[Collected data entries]
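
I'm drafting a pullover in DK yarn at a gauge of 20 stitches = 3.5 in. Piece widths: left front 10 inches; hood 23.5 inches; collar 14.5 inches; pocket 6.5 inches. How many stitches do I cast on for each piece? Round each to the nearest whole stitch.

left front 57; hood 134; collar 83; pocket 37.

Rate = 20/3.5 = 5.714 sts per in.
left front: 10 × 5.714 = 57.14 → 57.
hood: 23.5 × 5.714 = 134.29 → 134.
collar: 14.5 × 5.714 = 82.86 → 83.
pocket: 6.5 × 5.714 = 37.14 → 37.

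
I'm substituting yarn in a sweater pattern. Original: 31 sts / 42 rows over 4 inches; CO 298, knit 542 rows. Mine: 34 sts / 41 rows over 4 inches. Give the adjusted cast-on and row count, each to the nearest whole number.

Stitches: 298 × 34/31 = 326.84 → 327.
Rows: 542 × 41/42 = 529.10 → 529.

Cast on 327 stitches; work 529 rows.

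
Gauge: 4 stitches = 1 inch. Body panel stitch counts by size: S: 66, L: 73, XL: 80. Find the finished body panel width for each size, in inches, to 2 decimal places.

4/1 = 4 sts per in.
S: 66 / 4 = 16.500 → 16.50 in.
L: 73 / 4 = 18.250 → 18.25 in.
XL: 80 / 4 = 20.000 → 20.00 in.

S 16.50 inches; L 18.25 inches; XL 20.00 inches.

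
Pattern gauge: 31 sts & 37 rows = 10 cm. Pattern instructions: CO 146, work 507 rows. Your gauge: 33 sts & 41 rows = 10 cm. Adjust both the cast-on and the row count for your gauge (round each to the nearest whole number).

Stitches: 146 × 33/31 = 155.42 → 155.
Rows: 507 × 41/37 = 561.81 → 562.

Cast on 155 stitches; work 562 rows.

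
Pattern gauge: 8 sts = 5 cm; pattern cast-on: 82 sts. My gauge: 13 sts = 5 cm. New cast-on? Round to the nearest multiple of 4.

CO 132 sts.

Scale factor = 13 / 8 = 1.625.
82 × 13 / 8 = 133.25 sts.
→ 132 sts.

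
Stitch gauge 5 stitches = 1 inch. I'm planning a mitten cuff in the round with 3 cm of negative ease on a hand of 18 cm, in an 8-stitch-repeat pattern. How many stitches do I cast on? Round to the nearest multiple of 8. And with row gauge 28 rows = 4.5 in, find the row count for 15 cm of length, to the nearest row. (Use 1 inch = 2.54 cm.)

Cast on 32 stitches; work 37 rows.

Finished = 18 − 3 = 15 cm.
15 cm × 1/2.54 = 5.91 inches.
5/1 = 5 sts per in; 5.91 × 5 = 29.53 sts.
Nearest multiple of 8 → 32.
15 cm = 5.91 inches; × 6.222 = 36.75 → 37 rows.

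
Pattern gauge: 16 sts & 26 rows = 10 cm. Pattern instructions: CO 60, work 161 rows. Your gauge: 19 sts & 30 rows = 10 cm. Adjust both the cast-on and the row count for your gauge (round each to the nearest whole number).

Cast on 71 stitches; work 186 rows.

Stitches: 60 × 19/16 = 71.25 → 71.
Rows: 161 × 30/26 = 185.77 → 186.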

[Assignment] Nothing but the lines from the one with "Pattern gauge: 8" through the final line of the records may appear in the answer, and each must be transcribed exactly.

[Output below]
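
Pattern gauge: 8 sts = 5 cm; pattern cast-on: 82 sts. My gauge: 13 sts = 5 cm. New cast-on? Round to the nearest multiple of 4.

CO 132 sts.

Scale factor = 13 / 8 = 1.625.
82 × 13 / 8 = 133.25 sts.
→ 132 sts.

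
Stitch gauge 5 stitches = 1 inch. I'm planning a mitten cuff in the round with 3 cm of negative ease on a hand of 18 cm, in an 8-stitch-repeat pattern. How many stitches do I cast on? Round to the nearest multiple of 8. And with row gauge 28 rows = 4.5 in, find the row count for 15 cm of length, to the nearest row. (Use 1 inch = 2.54 cm.)

Cast on 32 stitches; work 37 rows.

Finished = 18 − 3 = 15 cm.
15 cm × 1/2.54 = 5.91 inches.
5/1 = 5 sts per in; 5.91 × 5 = 29.53 sts.
Nearest multiple of 8 → 32.
15 cm = 5.91 inches; × 6.222 = 36.75 → 37 rows.

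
Pattern gauge: 16 sts & 26 rows = 10 cm. Pattern instructions: CO 60, work 161 rows. Your gauge: 19 sts & 30 rows = 10 cm. Adjust both the cast-on and the row count for your gauge (round each to the nearest whole number).

Cast on 71 stitches; work 186 rows.

Stitches: 60 × 19/16 = 71.25 → 71.
Rows: 161 × 30/26 = 185.77 → 186.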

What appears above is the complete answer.